## Activity
Type out every entry again, character for character.

Collected data
※ ※ ※
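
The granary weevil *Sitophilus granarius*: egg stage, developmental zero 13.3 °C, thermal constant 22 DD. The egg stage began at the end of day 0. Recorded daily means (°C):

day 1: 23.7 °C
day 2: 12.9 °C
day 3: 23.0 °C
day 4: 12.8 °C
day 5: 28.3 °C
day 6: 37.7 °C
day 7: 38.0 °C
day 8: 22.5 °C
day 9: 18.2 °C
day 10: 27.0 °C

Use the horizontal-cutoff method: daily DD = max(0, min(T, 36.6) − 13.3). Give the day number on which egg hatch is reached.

day 5

Daily DD above 13.3 °C (capped at 23.3): 10.4, 0.0, 9.7, 0.0, 15.0, 23.3, 23.3, 9.2, 4.9, 13.7.
Cumulative: 10.4, 10.4, 20.1, 20.1, 35.1, 58.4, 81.7, 90.9, 95.8, 109.5.
The total first reaches 22 DD on day 5.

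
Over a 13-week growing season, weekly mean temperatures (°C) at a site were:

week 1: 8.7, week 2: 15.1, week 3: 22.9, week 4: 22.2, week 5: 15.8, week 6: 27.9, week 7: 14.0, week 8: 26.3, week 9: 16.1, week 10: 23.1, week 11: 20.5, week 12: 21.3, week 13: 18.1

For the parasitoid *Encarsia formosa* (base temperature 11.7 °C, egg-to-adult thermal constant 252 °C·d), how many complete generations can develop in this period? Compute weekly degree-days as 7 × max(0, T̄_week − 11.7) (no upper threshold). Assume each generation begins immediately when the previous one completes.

2 generations

Weekly DD (7 × max(0, T̄ − 11.7)): 0.0, 23.8, 78.4, 73.5, 28.7, 113.4, 16.1, 102.2, 30.8, 79.8, 61.6, 67.2, 44.8.
Season total = 720.3 DD.
Complete generations = ⌊720.3 / 252⌋ = 2.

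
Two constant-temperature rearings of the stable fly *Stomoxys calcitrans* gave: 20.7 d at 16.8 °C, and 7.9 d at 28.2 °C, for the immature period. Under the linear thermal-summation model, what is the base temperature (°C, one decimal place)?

9.8 °C

Under the model K = D·(T − T_b), so D₁·(T₁ − T_b) = D₂·(T₂ − T_b).
20.7·(16.8 − T_b) = 7.9·(28.2 − T_b)
T_b = (20.7·16.8 − 7.9·28.2) / (20.7 − 7.9) = 124.98 / 12.8 = 9.764 °C ≈ 9.8 °C.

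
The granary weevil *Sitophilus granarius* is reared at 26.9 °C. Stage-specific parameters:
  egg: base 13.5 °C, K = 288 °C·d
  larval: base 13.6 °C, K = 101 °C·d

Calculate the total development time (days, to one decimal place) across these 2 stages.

egg: 288 / (26.9 − 13.5) = 288 / 13.4 = 21.493 d.
larval: 101 / (26.9 − 13.6) = 101 / 13.3 = 7.594 d.
Sum = 29.087 ≈ 29.1 days.

29.1 days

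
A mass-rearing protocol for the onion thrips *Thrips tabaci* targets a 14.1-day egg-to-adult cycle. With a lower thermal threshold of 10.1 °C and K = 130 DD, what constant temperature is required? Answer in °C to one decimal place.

19.3 °C

Required daily accumulation = 130 / 14.1 = 9.220 DD/day.
T = T_base + 9.220 = 10.1 + 9.220 = 19.320 ≈ 19.3 °C.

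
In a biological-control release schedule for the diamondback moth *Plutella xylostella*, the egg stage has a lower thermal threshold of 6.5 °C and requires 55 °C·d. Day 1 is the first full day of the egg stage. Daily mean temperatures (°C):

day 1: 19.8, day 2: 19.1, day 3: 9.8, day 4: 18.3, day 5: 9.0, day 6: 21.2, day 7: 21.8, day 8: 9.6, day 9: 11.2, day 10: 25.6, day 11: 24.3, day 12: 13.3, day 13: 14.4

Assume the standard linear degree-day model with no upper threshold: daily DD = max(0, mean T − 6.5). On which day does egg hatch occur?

day 6

Daily DD above 6.5 °C: 13.3, 12.6, 3.3, 11.8, 2.5, 14.7, 15.3, 3.1, 4.7, 19.1, 17.8, 6.8, 7.9.
Cumulative: 13.3, 25.9, 29.2, 41.0, 43.5, 58.2, 73.5, 76.6, 81.3, 100.4, 118.2, 125.0, 132.9.
The total first reaches 55 DD on day 6.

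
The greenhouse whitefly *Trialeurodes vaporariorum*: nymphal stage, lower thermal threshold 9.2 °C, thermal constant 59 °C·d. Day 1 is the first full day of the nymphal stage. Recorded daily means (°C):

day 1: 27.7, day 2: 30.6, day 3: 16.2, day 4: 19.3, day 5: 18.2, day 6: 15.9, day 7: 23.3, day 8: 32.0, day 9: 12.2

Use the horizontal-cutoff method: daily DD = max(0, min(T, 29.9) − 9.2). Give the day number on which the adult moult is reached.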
※ ※ ※
## Finished task
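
The granary weevil *Sitophilus granarius*: egg stage, developmental zero 13.3 °C, thermal constant 22 DD. The egg stage began at the end of day 0. Recorded daily means (°C):

day 1: 23.7 °C
day 2: 12.9 °C
day 3: 23.0 °C
day 4: 12.8 °C
day 5: 28.3 °C
day 6: 37.7 °C
day 7: 38.0 °C
day 8: 22.5 °C
day 9: 18.2 °C
day 10: 27.0 °C

Use the horizontal-cutoff method: daily DD = max(0, min(T, 36.6) − 13.3). Give the day number on which egg hatch is reached.

day 5

Daily DD above 13.3 °C (capped at 23.3): 10.4, 0.0, 9.7, 0.0, 15.0, 23.3, 23.3, 9.2, 4.9, 13.7.
Cumulative: 10.4, 10.4, 20.1, 20.1, 35.1, 58.4, 81.7, 90.9, 95.8, 109.5.
The total first reaches 22 DD on day 5.

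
Over a 13-week growing season, weekly mean temperatures (°C) at a site were:

week 1: 8.7, week 2: 15.1, week 3: 22.9, week 4: 22.2, week 5: 15.8, week 6: 27.9, week 7: 14.0, week 8: 26.3, week 9: 16.1, week 10: 23.1, week 11: 20.5, week 12: 21.3, week 13: 18.1

For the parasitoid *Encarsia formosa* (base temperature 11.7 °C, egg-to-adult thermal constant 252 °C·d), how many complete generations can develop in this period? Compute weekly degree-days as 7 × max(0, T̄_week − 11.7) (no upper threshold). Assume each generation begins immediately when the previous one completes.

2 generations

Weekly DD (7 × max(0, T̄ − 11.7)): 0.0, 23.8, 78.4, 73.5, 28.7, 113.4, 16.1, 102.2, 30.8, 79.8, 61.6, 67.2, 44.8.
Season total = 720.3 DD.
Complete generations = ⌊720.3 / 252⌋ = 2.

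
Two constant-temperature rearings of the stable fly *Stomoxys calcitrans* gave: 20.7 d at 16.8 °C, and 7.9 d at 28.2 °C, for the immature period. Under the linear thermal-summation model, what is the base temperature (°C, one decimal place)?

9.8 °C

Under the model K = D·(T − T_b), so D₁·(T₁ − T_b) = D₂·(T₂ − T_b).
20.7·(16.8 − T_b) = 7.9·(28.2 − T_b)
T_b = (20.7·16.8 − 7.9·28.2) / (20.7 − 7.9) = 124.98 / 12.8 = 9.764 °C ≈ 9.8 °C.

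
The granary weevil *Sitophilus granarius* is reared at 26.9 °C. Stage-specific parameters:
  egg: base 13.5 °C, K = 288 °C·d
  larval: base 13.6 °C, K = 101 °C·d

Calculate the total development time (days, to one decimal place) across these 2 stages.

egg: 288 / (26.9 − 13.5) = 288 / 13.4 = 21.493 d.
larval: 101 / (26.9 − 13.6) = 101 / 13.3 = 7.594 d.
Sum = 29.087 ≈ 29.1 days.

29.1 days

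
A mass-rearing protocol for the onion thrips *Thrips tabaci* targets a 14.1-day egg-to-adult cycle. With a lower thermal threshold of 10.1 °C and K = 130 DD, what constant temperature is required? Answer in °C to one decimal place.

19.3 °C

Required daily accumulation = 130 / 14.1 = 9.220 DD/day.
T = T_base + 9.220 = 10.1 + 9.220 = 19.320 ≈ 19.3 °C.

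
In a biological-control release schedule for the diamondback moth *Plutella xylostella*, the egg stage has a lower thermal threshold of 6.5 °C and requires 55 °C·d. Day 1 is the first full day of the egg stage. Daily mean temperatures (°C):

day 1: 19.8, day 2: 19.1, day 3: 9.8, day 4: 18.3, day 5: 9.0, day 6: 21.2, day 7: 21.8, day 8: 9.6, day 9: 11.2, day 10: 25.6, day 11: 24.3, day 12: 13.3, day 13: 14.4

Assume the standard linear degree-day model with no upper threshold: daily DD = max(0, mean T − 6.5). On which day does egg hatch occur?

day 6

Daily DD above 6.5 °C: 13.3, 12.6, 3.3, 11.8, 2.5, 14.7, 15.3, 3.1, 4.7, 19.1, 17.8, 6.8, 7.9.
Cumulative: 13.3, 25.9, 29.2, 41.0, 43.5, 58.2, 73.5, 76.6, 81.3, 100.4, 118.2, 125.0, 132.9.
The total first reaches 55 DD on day 6.

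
The greenhouse whitefly *Trialeurodes vaporariorum*: nymphal stage, lower thermal threshold 9.2 °C, thermal constant 59 °C·d. Day 1 is the first full day of the nymphal stage. Recorded daily means (°C):

day 1: 27.7, day 2: 30.6, day 3: 16.2, day 4: 19.3, day 5: 18.2, day 6: 15.9, day 7: 23.3, day 8: 32.0, day 9: 12.2

Use the horizontal-cutoff method: daily DD = max(0, min(T, 29.9) − 9.2). Give the day number on which the adult moult is reached.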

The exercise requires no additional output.